---- DATA RECORDS
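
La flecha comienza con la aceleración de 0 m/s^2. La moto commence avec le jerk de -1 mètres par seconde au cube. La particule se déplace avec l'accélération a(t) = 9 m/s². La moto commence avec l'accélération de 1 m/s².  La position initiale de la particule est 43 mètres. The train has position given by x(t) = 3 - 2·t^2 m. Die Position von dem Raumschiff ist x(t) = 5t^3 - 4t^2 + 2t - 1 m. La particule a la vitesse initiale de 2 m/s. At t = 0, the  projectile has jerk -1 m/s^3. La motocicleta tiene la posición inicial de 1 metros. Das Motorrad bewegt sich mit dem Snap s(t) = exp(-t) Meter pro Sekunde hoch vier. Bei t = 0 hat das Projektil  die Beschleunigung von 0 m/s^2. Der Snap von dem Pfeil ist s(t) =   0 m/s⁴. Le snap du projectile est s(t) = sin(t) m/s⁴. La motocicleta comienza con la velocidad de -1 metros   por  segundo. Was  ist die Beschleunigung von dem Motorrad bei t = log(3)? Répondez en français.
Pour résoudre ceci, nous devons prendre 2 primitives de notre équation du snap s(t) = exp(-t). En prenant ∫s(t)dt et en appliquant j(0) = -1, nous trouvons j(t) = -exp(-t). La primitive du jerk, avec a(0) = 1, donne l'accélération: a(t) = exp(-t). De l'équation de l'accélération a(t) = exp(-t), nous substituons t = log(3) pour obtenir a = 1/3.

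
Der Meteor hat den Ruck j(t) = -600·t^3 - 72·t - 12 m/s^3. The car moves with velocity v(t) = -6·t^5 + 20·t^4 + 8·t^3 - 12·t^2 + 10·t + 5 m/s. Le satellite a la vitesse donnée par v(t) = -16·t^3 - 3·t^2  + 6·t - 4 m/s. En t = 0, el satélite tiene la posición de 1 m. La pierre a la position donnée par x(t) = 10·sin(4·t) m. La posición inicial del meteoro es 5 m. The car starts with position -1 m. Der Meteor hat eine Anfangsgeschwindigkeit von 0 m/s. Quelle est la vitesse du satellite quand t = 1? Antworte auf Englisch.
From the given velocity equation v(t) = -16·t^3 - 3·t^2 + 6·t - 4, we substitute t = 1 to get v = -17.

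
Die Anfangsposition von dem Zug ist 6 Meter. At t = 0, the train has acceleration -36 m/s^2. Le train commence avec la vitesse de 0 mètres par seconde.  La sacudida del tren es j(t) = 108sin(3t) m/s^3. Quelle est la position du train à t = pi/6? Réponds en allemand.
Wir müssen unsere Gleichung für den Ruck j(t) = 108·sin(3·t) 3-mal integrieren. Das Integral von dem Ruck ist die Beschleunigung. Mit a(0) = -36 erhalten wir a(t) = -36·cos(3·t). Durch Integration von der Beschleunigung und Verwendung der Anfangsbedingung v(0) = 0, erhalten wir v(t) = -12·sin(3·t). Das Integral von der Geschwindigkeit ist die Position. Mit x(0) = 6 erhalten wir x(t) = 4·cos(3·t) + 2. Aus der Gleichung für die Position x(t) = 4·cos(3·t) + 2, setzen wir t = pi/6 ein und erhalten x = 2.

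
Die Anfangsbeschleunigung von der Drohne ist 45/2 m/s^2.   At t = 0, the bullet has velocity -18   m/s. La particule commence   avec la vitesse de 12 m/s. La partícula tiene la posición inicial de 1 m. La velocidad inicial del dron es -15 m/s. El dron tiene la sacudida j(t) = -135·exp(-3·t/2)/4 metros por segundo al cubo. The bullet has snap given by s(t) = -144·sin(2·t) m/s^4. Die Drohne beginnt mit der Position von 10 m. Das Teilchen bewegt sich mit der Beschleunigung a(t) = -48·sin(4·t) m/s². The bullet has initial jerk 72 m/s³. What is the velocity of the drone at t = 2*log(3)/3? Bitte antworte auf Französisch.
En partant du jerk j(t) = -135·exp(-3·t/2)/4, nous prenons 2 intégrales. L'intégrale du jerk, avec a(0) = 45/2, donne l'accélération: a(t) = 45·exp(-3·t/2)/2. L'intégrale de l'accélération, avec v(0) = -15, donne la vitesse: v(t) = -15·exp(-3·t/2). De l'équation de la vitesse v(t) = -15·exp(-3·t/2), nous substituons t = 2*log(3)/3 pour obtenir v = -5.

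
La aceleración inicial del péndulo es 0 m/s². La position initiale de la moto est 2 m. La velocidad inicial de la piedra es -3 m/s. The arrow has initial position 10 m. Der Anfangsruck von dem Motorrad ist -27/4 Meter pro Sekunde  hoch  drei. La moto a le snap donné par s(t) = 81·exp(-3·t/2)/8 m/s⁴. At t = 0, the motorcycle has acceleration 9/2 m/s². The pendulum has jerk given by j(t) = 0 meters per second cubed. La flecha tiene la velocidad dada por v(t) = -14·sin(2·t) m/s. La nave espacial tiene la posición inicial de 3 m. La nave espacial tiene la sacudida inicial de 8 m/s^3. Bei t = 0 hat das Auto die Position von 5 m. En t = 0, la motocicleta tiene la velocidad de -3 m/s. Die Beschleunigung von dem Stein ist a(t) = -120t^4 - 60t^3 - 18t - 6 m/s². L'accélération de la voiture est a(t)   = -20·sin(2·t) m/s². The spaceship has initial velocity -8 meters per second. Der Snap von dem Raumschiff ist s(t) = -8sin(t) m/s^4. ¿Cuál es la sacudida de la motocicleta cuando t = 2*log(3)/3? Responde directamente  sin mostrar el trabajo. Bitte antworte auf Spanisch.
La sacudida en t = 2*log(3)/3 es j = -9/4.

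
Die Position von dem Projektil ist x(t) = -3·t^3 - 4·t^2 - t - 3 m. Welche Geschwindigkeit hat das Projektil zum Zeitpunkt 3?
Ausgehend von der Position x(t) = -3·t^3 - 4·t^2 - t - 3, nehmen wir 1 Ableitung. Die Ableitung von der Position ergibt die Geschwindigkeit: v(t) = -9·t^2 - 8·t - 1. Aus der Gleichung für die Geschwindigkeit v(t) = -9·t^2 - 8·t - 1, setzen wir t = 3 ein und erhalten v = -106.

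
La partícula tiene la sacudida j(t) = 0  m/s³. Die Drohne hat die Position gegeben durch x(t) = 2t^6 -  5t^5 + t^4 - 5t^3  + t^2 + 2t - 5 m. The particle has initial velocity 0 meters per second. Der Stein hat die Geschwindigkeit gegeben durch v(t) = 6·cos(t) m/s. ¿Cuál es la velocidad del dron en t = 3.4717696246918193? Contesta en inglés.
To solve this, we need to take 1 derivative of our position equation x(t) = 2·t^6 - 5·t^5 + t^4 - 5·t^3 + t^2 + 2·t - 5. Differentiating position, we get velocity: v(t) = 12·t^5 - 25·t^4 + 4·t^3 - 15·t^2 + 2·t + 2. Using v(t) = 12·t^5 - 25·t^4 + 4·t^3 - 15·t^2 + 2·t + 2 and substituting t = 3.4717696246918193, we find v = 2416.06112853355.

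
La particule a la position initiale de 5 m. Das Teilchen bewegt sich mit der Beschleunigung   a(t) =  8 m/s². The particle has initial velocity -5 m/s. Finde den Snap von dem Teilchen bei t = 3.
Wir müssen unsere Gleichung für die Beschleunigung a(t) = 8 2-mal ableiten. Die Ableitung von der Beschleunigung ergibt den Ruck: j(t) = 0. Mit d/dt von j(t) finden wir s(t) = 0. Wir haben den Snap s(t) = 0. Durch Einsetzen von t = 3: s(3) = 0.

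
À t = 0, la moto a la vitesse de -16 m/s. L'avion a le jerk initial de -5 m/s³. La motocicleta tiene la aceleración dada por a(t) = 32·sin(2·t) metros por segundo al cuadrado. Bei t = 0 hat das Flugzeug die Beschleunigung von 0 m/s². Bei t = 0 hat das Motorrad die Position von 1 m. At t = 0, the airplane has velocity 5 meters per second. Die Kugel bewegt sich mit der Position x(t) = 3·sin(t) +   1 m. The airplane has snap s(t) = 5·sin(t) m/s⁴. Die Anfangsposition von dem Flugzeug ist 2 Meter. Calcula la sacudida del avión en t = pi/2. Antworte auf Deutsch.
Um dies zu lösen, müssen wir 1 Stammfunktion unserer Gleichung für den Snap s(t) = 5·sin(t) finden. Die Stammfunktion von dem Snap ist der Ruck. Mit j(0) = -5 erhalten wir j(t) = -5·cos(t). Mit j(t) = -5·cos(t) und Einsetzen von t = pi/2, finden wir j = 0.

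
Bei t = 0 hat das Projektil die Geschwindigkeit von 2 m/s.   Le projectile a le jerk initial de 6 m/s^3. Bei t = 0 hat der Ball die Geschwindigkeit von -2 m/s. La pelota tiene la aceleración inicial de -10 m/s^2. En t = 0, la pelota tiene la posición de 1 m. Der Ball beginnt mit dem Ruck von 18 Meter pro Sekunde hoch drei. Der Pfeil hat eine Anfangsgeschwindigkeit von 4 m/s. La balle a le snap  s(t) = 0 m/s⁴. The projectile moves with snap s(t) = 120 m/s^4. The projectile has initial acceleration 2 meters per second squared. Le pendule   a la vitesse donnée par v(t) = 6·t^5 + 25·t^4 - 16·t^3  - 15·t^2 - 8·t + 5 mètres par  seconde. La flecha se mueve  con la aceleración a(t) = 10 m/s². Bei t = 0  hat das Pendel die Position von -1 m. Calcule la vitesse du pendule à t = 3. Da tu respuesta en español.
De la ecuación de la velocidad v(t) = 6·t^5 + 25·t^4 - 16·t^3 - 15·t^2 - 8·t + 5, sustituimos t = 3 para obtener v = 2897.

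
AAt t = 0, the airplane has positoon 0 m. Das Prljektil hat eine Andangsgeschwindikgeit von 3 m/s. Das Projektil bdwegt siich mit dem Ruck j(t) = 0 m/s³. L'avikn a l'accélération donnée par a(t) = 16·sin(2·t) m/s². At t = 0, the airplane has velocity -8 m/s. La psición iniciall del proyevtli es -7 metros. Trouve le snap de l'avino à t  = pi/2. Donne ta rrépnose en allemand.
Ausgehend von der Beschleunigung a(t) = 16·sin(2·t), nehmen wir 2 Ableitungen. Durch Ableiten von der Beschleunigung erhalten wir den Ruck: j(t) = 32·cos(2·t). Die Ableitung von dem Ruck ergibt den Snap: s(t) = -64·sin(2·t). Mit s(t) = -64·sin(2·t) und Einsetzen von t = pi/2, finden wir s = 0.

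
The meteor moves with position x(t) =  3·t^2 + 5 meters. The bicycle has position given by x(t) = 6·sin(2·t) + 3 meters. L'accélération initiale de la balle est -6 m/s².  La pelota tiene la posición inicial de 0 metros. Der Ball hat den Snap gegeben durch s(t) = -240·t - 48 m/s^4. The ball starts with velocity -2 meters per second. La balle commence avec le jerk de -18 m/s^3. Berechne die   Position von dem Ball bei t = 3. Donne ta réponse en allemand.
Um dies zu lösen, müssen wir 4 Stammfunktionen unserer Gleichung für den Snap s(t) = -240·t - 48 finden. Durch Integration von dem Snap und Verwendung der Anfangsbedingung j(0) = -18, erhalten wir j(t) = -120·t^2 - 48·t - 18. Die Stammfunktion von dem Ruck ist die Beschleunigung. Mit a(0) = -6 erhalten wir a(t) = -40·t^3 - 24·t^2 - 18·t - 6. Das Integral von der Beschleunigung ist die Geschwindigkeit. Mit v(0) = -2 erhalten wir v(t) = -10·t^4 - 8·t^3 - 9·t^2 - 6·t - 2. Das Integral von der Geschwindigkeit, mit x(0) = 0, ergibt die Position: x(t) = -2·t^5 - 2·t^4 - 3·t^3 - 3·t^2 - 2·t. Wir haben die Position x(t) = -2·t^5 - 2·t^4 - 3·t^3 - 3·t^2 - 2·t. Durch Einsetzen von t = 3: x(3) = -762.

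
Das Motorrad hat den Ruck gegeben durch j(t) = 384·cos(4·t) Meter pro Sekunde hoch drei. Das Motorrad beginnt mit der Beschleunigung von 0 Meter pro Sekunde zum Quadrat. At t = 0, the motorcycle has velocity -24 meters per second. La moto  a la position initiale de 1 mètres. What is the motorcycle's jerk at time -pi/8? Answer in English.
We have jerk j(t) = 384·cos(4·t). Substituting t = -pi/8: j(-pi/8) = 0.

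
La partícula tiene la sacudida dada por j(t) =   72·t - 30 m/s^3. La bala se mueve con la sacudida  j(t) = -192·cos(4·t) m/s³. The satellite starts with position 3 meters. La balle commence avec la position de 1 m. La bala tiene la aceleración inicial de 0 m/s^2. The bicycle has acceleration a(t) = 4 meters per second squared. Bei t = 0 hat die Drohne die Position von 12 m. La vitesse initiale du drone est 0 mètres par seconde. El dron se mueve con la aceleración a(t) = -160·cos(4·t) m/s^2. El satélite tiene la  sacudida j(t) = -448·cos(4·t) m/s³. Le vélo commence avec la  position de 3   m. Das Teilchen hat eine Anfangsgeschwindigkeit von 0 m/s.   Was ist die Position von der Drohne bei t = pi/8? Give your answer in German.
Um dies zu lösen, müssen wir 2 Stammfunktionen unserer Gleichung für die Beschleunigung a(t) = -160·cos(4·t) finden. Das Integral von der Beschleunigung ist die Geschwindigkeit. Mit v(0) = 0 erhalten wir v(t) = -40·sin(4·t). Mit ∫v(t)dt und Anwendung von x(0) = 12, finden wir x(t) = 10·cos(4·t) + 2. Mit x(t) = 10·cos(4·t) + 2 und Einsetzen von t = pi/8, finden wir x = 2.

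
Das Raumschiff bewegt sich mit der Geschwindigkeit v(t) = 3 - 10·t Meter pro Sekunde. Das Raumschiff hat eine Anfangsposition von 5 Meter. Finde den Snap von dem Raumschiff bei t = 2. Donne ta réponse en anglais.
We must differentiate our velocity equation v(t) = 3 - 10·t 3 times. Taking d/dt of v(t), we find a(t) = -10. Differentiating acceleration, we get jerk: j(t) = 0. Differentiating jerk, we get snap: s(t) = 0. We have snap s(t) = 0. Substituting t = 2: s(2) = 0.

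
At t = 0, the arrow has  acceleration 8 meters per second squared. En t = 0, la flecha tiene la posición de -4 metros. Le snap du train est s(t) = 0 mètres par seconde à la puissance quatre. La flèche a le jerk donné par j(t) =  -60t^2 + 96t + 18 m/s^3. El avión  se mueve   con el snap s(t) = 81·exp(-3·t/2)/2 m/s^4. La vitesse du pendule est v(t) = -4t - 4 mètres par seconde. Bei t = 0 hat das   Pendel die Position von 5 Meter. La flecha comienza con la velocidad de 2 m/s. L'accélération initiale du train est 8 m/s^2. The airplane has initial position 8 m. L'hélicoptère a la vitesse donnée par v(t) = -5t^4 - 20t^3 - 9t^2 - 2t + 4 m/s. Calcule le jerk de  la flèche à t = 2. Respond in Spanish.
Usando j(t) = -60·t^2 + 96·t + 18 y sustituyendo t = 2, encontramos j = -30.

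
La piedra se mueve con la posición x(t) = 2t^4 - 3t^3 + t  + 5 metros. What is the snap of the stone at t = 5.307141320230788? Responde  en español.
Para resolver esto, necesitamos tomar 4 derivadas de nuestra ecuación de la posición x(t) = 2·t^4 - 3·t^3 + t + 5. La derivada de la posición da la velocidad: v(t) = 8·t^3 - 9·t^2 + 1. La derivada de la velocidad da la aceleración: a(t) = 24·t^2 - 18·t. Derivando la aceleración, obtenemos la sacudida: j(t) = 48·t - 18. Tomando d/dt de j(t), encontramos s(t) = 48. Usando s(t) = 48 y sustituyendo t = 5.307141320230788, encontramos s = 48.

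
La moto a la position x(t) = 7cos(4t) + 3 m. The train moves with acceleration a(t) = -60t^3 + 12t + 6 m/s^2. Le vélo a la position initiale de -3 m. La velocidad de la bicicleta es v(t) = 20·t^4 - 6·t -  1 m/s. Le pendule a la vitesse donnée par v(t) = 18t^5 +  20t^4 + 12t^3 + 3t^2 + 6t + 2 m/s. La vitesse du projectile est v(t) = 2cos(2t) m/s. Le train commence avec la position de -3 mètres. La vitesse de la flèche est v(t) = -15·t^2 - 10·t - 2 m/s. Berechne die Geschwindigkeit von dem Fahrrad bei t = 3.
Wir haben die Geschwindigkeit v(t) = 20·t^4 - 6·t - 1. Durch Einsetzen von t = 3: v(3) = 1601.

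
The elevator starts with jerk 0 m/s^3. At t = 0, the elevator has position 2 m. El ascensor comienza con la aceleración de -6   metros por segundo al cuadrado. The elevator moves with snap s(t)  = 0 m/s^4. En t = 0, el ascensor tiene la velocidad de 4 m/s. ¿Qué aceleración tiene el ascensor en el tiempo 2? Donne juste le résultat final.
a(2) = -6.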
--------
◆ **REQUIRED WORK**:
Retype exactly the lines from the one containing "The elevator starts" through the last line of the records above, including both.

◆ **TASK RESULT**:
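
The elevator starts with jerk 0 m/s^3. At t = 0, the elevator has position 2 m. El ascensor comienza con la aceleración de -6   metros por segundo al cuadrado. The elevator moves with snap s(t)  = 0 m/s^4. En t = 0, el ascensor tiene la velocidad de 4 m/s. ¿Qué aceleración tiene el ascensor en el tiempo 2? Donne juste le résultat final.
a(2) = -6.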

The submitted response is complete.